=== Begin Enclosure ===
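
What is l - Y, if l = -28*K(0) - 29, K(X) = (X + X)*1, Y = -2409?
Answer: 2380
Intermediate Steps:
K(X) = 2*X (K(X) = (2*X)*1 = 2*X)
l = -29 (l = -56*0 - 29 = -28*0 - 29 = 0 - 29 = -29)
l - Y = -29 - 1*(-2409) = -29 + 2409 = 2380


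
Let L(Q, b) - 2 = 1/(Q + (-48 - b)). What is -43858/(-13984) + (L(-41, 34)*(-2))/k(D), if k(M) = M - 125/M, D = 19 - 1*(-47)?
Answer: 3728671799/1212909232 ≈ 3.0742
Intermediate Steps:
D = 66 (D = 19 + 47 = 66)
L(Q, b) = 2 + 1/(-48 + Q - b) (L(Q, b) = 2 + 1/(Q + (-48 - b)) = 2 + 1/(-48 + Q - b))
-43858/(-13984) + (L(-41, 34)*(-2))/k(D) = -43858/(-13984) + (((95 - 2*(-41) + 2*34)/(48 + 34 - 1*(-41)))*(-2))/(66 - 125/66) = -43858*(-1/13984) + (((95 + 82 + 68)/(48 + 34 + 41))*(-2))/(66 - 125*1/66) = 21929/6992 + ((245/123)*(-2))/(66 - 125/66) = 21929/6992 + (((1/123)*245)*(-2))/(4231/66) = 21929/6992 + ((245/123)*(-2))*(66/4231) = 21929/6992 - 490/123*66/4231 = 21929/6992 - 10780/173471 = 3728671799/1212909232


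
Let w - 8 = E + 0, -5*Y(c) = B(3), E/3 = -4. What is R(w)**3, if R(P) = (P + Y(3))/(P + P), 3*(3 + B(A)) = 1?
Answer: 2197/27000 ≈ 0.081370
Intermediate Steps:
B(A) = -8/3 (B(A) = -3 + (1/3)*1 = -3 + 1/3 = -8/3)
E = -12 (E = 3*(-4) = -12)
Y(c) = 8/15 (Y(c) = -1/5*(-8/3) = 8/15)
w = -4 (w = 8 + (-12 + 0) = 8 - 12 = -4)
R(P) = (8/15 + P)/(2*P) (R(P) = (P + 8/15)/(P + P) = (8/15 + P)/((2*P)) = (8/15 + P)*(1/(2*P)) = (8/15 + P)/(2*P))
R(w)**3 = ((1/30)*(8 + 15*(-4))/(-4))**3 = ((1/30)*(-1/4)*(8 - 60))**3 = ((1/30)*(-1/4)*(-52))**3 = (13/30)**3 = 2197/27000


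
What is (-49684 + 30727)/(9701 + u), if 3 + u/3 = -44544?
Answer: 18957/123940 ≈ 0.15295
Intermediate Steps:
u = -133641 (u = -9 + 3*(-44544) = -9 - 133632 = -133641)
(-49684 + 30727)/(9701 + u) = (-49684 + 30727)/(9701 - 133641) = -18957/(-123940) = -18957*(-1/123940) = 18957/123940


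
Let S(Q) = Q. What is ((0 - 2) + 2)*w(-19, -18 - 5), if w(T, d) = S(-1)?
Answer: 0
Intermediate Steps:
w(T, d) = -1
((0 - 2) + 2)*w(-19, -18 - 5) = ((0 - 2) + 2)*(-1) = (-2 + 2)*(-1) = 0*(-1) = 0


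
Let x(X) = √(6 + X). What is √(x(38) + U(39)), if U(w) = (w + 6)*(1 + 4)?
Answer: √(225 + 2*√11) ≈ 15.219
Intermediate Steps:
U(w) = 30 + 5*w (U(w) = (6 + w)*5 = 30 + 5*w)
√(x(38) + U(39)) = √(√(6 + 38) + (30 + 5*39)) = √(√44 + (30 + 195)) = √(2*√11 + 225) = √(225 + 2*√11)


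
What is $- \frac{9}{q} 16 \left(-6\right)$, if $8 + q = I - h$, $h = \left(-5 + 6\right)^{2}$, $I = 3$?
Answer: $-144$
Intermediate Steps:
$h = 1$ ($h = 1^{2} = 1$)
$q = -6$ ($q = -8 + \left(3 - 1\right) = -8 + 2 = -6$)
$- \frac{9}{q} 16 \left(-6\right) = - \frac{9}{-6} \cdot 16 \left(-6\right) = \left(-9\right) \left(- \frac{1}{6}\right) 16 \left(-6\right) = \frac{3}{2} \cdot 16 \left(-6\right) = 24 \left(-6\right) = -144$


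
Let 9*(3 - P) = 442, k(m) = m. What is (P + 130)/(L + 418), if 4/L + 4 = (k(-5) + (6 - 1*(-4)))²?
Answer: 5285/26346 ≈ 0.20060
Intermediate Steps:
L = 4/21 (L = 4/(-4 + (-5 + (6 - 1*(-4)))²) = 4/(-4 + (-5 + (6 + 4))²) = 4/(-4 + (-5 + 10)²) = 4/(-4 + 5²) = 4/(-4 + 25) = 4/21 ≈ 0.19048)
P = -415/9 (P = 3 - ⅑*442 = 3 - 442/9 = -415/9 ≈ -46.111)
(P + 130)/(L + 418) = (-415/9 + 130)/(4/21 + 418) = 755/(9*(8782/21)) = (755/9)*(21/8782) = 5285/26346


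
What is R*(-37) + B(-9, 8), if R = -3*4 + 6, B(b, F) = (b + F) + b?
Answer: 212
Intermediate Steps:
B(b, F) = F + 2*b (B(b, F) = (F + b) + b = F + 2*b)
R = -6 (R = -12 + 6 = -6)
R*(-37) + B(-9, 8) = -6*(-37) + (8 + 2*(-9)) = 222 + (8 - 18) = 222 - 10 = 212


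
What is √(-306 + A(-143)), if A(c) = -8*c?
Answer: √838 ≈ 28.948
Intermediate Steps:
√(-306 + A(-143)) = √(-306 - 8*(-143)) = √(-306 + 1144) = √838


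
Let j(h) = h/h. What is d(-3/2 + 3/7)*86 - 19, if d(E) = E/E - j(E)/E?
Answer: 2209/15 ≈ 147.27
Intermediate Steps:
j(h) = 1
d(E) = 1 - 1/E (d(E) = E/E - 1/E = 1 - 1/E)
d(-3/2 + 3/7)*86 - 19 = ((-1 + (-3/2 + 3/7))/(-3/2 + 3/7))*86 - 19 = ((-1 - 15/14)/(-15/14))*86 - 19 = -14/15*(-29/14)*86 - 19 = (29/15)*86 - 19 = 2494/15 - 19 = 2209/15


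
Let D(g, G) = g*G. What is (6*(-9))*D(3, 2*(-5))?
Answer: 1620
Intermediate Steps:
D(g, G) = G*g
(6*(-9))*D(3, 2*(-5)) = (6*(-9))*((2*(-5))*3) = -(-540)*3 = -54*(-30) = 1620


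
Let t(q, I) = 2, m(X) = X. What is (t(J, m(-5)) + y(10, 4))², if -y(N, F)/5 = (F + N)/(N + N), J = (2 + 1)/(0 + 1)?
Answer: 9/4 ≈ 2.2500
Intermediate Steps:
J = 3 (J = 3/1 = 3*1 = 3)
y(N, F) = -5*(F + N)/(2*N) (y(N, F) = -5*(F + N)/(N + N) = -5*(F + N)/(2*N))
(t(J, m(-5)) + y(10, 4))² = (2 + (5/2)*(-1*4 - 1*10)/10)² = (2 + (5/2)*(⅒)*(-4 - 10))² = (2 + (5/2)*(⅒)*(-14))² = (2 - 7/2)² = (-3/2)² = 9/4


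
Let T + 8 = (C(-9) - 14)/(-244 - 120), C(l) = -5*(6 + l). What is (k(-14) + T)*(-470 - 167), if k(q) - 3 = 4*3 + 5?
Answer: -30569/4 ≈ -7642.3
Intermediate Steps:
C(l) = -30 - 5*l
T = -2913/364 (T = -8 + ((-30 - 5*(-9)) - 14)/(-244 - 120) = -8 + ((-30 + 45) - 14)/(-364) = -8 + (15 - 14)*(-1/364) = -8 + 1*(-1/364) = -8 - 1/364 = -2913/364 ≈ -8.0027)
k(q) = 20 (k(q) = 3 + (4*3 + 5) = 3 + (12 + 5) = 3 + 17 = 20)
(k(-14) + T)*(-470 - 167) = (20 - 2913/364)*(-470 - 167) = (4367/364)*(-637) = -30569/4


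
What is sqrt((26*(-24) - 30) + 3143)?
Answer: sqrt(2489) ≈ 49.890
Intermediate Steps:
sqrt((26*(-24) - 30) + 3143) = sqrt((-624 - 30) + 3143) = sqrt(-654 + 3143) = sqrt(2489)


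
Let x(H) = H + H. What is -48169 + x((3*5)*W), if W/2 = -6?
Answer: -48529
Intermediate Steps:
W = -12 (W = 2*(-6) = -12)
x(H) = 2*H
-48169 + x((3*5)*W) = -48169 + 2*((3*5)*(-12)) = -48169 + 2*(15*(-12)) = -48169 + 2*(-180) = -48169 - 360 = -48529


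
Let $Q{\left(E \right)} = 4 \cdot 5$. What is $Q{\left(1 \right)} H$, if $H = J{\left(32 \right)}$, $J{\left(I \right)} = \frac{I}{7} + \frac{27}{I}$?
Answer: $\frac{6065}{56} \approx 108.3$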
=== End Enclosure ===
[Aim of the task] Only one part of the material above is to be transcribed, namely the lines starting with the line that has "Answer: 2197/27000 ≈ 0.081370" and going on through the line that has "Answer: √(225 + 2*√11) ≈ 15.219", exactly as they stand.

[Answer]
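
Answer: 2197/27000 ≈ 0.081370
Intermediate Steps:
B(A) = -8/3 (B(A) = -3 + (1/3)*1 = -3 + 1/3 = -8/3)
E = -12 (E = 3*(-4) = -12)
Y(c) = 8/15 (Y(c) = -1/5*(-8/3) = 8/15)
w = -4 (w = 8 + (-12 + 0) = 8 - 12 = -4)
R(P) = (8/15 + P)/(2*P) (R(P) = (P + 8/15)/(P + P) = (8/15 + P)/((2*P)) = (8/15 + P)*(1/(2*P)) = (8/15 + P)/(2*P))
R(w)**3 = ((1/30)*(8 + 15*(-4))/(-4))**3 = ((1/30)*(-1/4)*(8 - 60))**3 = ((1/30)*(-1/4)*(-52))**3 = (13/30)**3 = 2197/27000


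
What is (-49684 + 30727)/(9701 + u), if 3 + u/3 = -44544?
Answer: 18957/123940 ≈ 0.15295
Intermediate Steps:
u = -133641 (u = -9 + 3*(-44544) = -9 - 133632 = -133641)
(-49684 + 30727)/(9701 + u) = (-49684 + 30727)/(9701 - 133641) = -18957/(-123940) = -18957*(-1/123940) = 18957/123940


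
Let S(Q) = Q. What is ((0 - 2) + 2)*w(-19, -18 - 5), if w(T, d) = S(-1)?
Answer: 0
Intermediate Steps:
w(T, d) = -1
((0 - 2) + 2)*w(-19, -18 - 5) = ((0 - 2) + 2)*(-1) = (-2 + 2)*(-1) = 0*(-1) = 0


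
Let x(X) = √(6 + X). What is √(x(38) + U(39)), if U(w) = (w + 6)*(1 + 4)?
Answer: √(225 + 2*√11) ≈ 15.219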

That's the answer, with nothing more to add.